EXERCISE GOAL: The required output is every entry, printed exactly as written.

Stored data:

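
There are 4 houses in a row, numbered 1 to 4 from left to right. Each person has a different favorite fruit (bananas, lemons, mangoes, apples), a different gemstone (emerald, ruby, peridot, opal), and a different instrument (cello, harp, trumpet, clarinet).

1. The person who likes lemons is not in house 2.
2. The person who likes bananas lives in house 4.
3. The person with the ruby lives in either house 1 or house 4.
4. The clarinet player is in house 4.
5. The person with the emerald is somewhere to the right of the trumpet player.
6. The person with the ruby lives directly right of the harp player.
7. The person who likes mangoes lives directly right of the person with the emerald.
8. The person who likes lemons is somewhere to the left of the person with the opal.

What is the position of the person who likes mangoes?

3

The person who likes bananas is in house 4 (clue 2).
Clue 4: the clarinet player is in house 4.
Clue 6: the person with the ruby is in house 4.
Clue 6 places the harp player in house 3.
House 2's favorite fruit must be apples (nothing else left).
That leaves mangoes as the favorite fruit for house 3.
House 1 gemstone: only peridot fits.
By clue 7, the person with the emerald is in house 2.
That leaves lemons as the favorite fruit for house 1.
House 3's gemstone must be opal (nothing else left).
The trumpet player is in house 1 (clue 5).
So house 2 gets cello for instrument.
So: house 1 = lemons/peridot/trumpet, house 2 = apples/emerald/cello, house 3 = mangoes/opal/harp, house 4 = bananas/ruby/clarinet.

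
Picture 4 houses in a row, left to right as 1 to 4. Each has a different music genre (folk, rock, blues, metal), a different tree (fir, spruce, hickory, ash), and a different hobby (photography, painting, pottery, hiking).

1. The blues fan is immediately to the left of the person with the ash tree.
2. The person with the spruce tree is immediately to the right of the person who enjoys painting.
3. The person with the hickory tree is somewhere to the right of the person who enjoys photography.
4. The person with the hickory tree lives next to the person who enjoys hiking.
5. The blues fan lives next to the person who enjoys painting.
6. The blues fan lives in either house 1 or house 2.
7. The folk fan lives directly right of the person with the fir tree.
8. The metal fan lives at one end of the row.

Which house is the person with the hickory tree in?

4

House 1 tree: only fir fits.
Clue 7 places the folk fan in house 2.
House 1 music genre: only blues fits.
House 3's music genre must be rock (nothing else left).
So house 4 gets metal for music genre.
The person with the ash tree is in house 2 (clue 1).
From clue 5, the person who enjoys painting must be in house 2.
Clue 2: the person with the spruce tree is in house 3.
The only tree still possible for house 4 is hickory.
The person who enjoys hiking is in house 3 (clue 4).
So house 4 gets pottery for hobby.
So house 1 gets photography for hobby.
So: house 1 = blues/fir/photography, house 2 = folk/ash/painting, house 3 = rock/spruce/hiking, house 4 = metal/hickory/pottery.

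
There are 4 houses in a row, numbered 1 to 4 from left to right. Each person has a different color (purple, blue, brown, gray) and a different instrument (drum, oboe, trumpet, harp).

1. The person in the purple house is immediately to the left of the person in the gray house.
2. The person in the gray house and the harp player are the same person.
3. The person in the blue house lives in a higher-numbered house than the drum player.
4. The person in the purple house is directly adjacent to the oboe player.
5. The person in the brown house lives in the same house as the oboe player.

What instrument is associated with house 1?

oboe

The person in the blue house is narrowed to house 2 or 3 or 4; consider each.
Placing it in house 2 and house 3 leads to a contradiction, so it's in house 4.
House 4's instrument must be trumpet (nothing else left).
The person in the gray house is narrowed to house 2 or 3; consider each.
Placing it in house 2 leads to a contradiction, so it's in house 3.
Clue 1: the person in the purple house is in house 2.
The harp player is in house 3 (clue 2).
That leaves brown as the color for house 1.
House 2 instrument: only drum fits.
House 1 instrument: only oboe fits.
So: house 1 = brown/oboe, house 2 = purple/drum, house 3 = gray/harp, house 4 = blue/trumpet.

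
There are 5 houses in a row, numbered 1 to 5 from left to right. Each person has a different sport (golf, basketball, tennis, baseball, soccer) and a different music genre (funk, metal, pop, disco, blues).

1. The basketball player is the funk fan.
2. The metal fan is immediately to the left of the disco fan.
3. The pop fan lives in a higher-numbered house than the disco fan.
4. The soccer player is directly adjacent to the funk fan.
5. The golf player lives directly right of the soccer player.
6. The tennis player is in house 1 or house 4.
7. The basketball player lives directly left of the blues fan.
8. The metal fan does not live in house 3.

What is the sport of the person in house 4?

The tennis player is narrowed to house 1 or 4; consider each.
Placing it in house 4 leads to a contradiction, so it's in house 1.
House 1 music genre: only metal fits.
By clue 2, the disco fan is in house 2.
The basketball player is narrowed to house 3 or 4; consider each.
Placing it in house 4 leads to a contradiction, so it's in house 3.
By clue 1, the funk fan is in house 3.
By clue 7, the blues fan is in house 4.
The only music genre still possible for house 5 is pop.
Clue 5 places the soccer player in house 4.
House 2 sport: only baseball fits.
The only sport still possible for house 5 is golf.
So: house 1 = tennis/metal, house 2 = baseball/disco, house 3 = basketball/funk, house 4 = soccer/blues, house 5 = golf/pop.

soccer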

ANSWER TO THIS PROBLEM:
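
There are 4 houses in a row, numbered 1 to 4 from left to right. Each person has a different favorite fruit (bananas, lemons, mangoes, apples), a different gemstone (emerald, ruby, peridot, opal), and a different instrument (cello, harp, trumpet, clarinet).

1. The person who likes lemons is not in house 2.
2. The person who likes bananas lives in house 4.
3. The person with the ruby lives in either house 1 or house 4.
4. The clarinet player is in house 4.
5. The person with the emerald is somewhere to the right of the trumpet player.
6. The person with the ruby lives directly right of the harp player.
7. The person who likes mangoes lives directly right of the person with the emerald.
8. The person who likes lemons is somewhere to the left of the person with the opal.

What is the position of the person who likes mangoes?

3

The person who likes bananas is in house 4 (clue 2).
Clue 4: the clarinet player is in house 4.
Clue 6: the person with the ruby is in house 4.
Clue 6 places the harp player in house 3.
House 2's favorite fruit must be apples (nothing else left).
That leaves mangoes as the favorite fruit for house 3.
House 1 gemstone: only peridot fits.
By clue 7, the person with the emerald is in house 2.
That leaves lemons as the favorite fruit for house 1.
House 3's gemstone must be opal (nothing else left).
The trumpet player is in house 1 (clue 5).
So house 2 gets cello for instrument.
So: house 1 = lemons/peridot/trumpet, house 2 = apples/emerald/cello, house 3 = mangoes/opal/harp, house 4 = bananas/ruby/clarinet.

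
Picture 4 houses in a row, left to right as 1 to 4. Each has a different music genre (folk, rock, blues, metal), a different tree (fir, spruce, hickory, ash), and a different hobby (photography, painting, pottery, hiking).

1. The blues fan is immediately to the left of the person with the ash tree.
2. The person with the spruce tree is immediately to the right of the person who enjoys painting.
3. The person with the hickory tree is somewhere to the right of the person who enjoys photography.
4. The person with the hickory tree lives next to the person who enjoys hiking.
5. The blues fan lives next to the person who enjoys painting.
6. The blues fan lives in either house 1 or house 2.
7. The folk fan lives directly right of the person with the fir tree.
8. The metal fan lives at one end of the row.

Which house is the person with the hickory tree in?

4

House 1 tree: only fir fits.
Clue 7 places the folk fan in house 2.
House 1 music genre: only blues fits.
House 3's music genre must be rock (nothing else left).
So house 4 gets metal for music genre.
The person with the ash tree is in house 2 (clue 1).
From clue 5, the person who enjoys painting must be in house 2.
Clue 2: the person with the spruce tree is in house 3.
The only tree still possible for house 4 is hickory.
The person who enjoys hiking is in house 3 (clue 4).
So house 4 gets pottery for hobby.
So house 1 gets photography for hobby.
So: house 1 = blues/fir/photography, house 2 = folk/ash/painting, house 3 = rock/spruce/hiking, house 4 = metal/hickory/pottery.

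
There are 4 houses in a row, numbered 1 to 4 from left to right. Each person has a different color (purple, blue, brown, gray) and a different instrument (drum, oboe, trumpet, harp).

1. The person in the purple house is immediately to the left of the person in the gray house.
2. The person in the gray house and the harp player are the same person.
3. The person in the blue house lives in a higher-numbered house than the drum player.
4. The person in the purple house is directly adjacent to the oboe player.
5. The person in the brown house lives in the same house as the oboe player.

What instrument is associated with house 1?

oboe

The person in the blue house is narrowed to house 2 or 3 or 4; consider each.
Placing it in house 2 and house 3 leads to a contradiction, so it's in house 4.
House 4's instrument must be trumpet (nothing else left).
The person in the gray house is narrowed to house 2 or 3; consider each.
Placing it in house 2 leads to a contradiction, so it's in house 3.
Clue 1: the person in the purple house is in house 2.
The harp player is in house 3 (clue 2).
That leaves brown as the color for house 1.
House 2 instrument: only drum fits.
House 1 instrument: only oboe fits.
So: house 1 = brown/oboe, house 2 = purple/drum, house 3 = gray/harp, house 4 = blue/trumpet.

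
There are 5 houses in a row, numbered 1 to 5 from left to right. Each person has a different sport (golf, basketball, tennis, baseball, soccer) and a different music genre (funk, metal, pop, disco, blues).

1. The basketball player is the funk fan.
2. The metal fan is immediately to the left of the disco fan.
3. The pop fan lives in a higher-numbered house than the disco fan.
4. The soccer player is directly adjacent to the funk fan.
5. The golf player lives directly right of the soccer player.
6. The tennis player is in house 1 or house 4.
7. The basketball player lives directly left of the blues fan.
8. The metal fan does not live in house 3.

What is the sport of the person in house 4?

The tennis player is narrowed to house 1 or 4; consider each.
Placing it in house 4 leads to a contradiction, so it's in house 1.
House 1 music genre: only metal fits.
By clue 2, the disco fan is in house 2.
The basketball player is narrowed to house 3 or 4; consider each.
Placing it in house 4 leads to a contradiction, so it's in house 3.
By clue 1, the funk fan is in house 3.
By clue 7, the blues fan is in house 4.
The only music genre still possible for house 5 is pop.
Clue 5 places the soccer player in house 4.
House 2 sport: only baseball fits.
The only sport still possible for house 5 is golf.
So: house 1 = tennis/metal, house 2 = baseball/disco, house 3 = basketball/funk, house 4 = soccer/blues, house 5 = golf/pop.

soccer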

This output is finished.